Work required: Each entry has to be printed again exactly.

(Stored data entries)
^^^^^^^^

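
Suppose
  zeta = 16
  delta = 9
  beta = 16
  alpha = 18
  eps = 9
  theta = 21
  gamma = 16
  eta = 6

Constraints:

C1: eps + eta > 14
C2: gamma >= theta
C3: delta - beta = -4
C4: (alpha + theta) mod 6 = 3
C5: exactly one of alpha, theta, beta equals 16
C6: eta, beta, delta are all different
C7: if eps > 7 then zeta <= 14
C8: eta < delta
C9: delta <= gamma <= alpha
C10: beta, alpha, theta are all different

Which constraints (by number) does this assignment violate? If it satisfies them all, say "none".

C1: eps + eta = 9 + 6 = 15; 15 > 14 — OK.
C2: gamma = 16, theta = 21; 16 < 21 (want ≥) — violated.
C3: delta - beta = 9 - 16 = -7, not -4 — violated.
C4: alpha + theta = 39; 39 mod 6 = 3 — OK.
C5: alpha=18, theta=21, beta=16; 1 of them equals 16 — OK.
C6: values 6, 16, 9 are pairwise distinct — OK.
C7: eps = 9 > 7, so we need zeta ≤ 14; but zeta = 16 > 14 — violated.
C8: eta = 6, delta = 9; 6 < 9 — OK.
C9: values 9 <= 16 <= 18 — OK.
C10: values 16, 18, 21 are pairwise distinct — OK.

The assignment fails constraints 2, 3, and 7.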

^^^^^^^^

Final answer:
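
Suppose
  zeta = 16
  delta = 9
  beta = 16
  alpha = 18
  eps = 9
  theta = 21
  gamma = 16
  eta = 6

Constraints:

C1: eps + eta > 14
C2: gamma >= theta
C3: delta - beta = -4
C4: (alpha + theta) mod 6 = 3
C5: exactly one of alpha, theta, beta equals 16
C6: eta, beta, delta are all different
C7: if eps > 7 then zeta <= 14
C8: eta < delta
C9: delta <= gamma <= alpha
C10: beta, alpha, theta are all different

Which constraints (by number) does this assignment violate? If it satisfies them all, say "none".

C1: eps + eta = 9 + 6 = 15; 15 > 14 — OK.
C2: gamma = 16, theta = 21; 16 < 21 (want ≥) — violated.
C3: delta - beta = 9 - 16 = -7, not -4 — violated.
C4: alpha + theta = 39; 39 mod 6 = 3 — OK.
C5: alpha=18, theta=21, beta=16; 1 of them equals 16 — OK.
C6: values 6, 16, 9 are pairwise distinct — OK.
C7: eps = 9 > 7, so we need zeta ≤ 14; but zeta = 16 > 14 — violated.
C8: eta = 6, delta = 9; 6 < 9 — OK.
C9: values 9 <= 16 <= 18 — OK.
C10: values 16, 18, 21 are pairwise distinct — OK.

The assignment fails constraints 2, 3, and 7.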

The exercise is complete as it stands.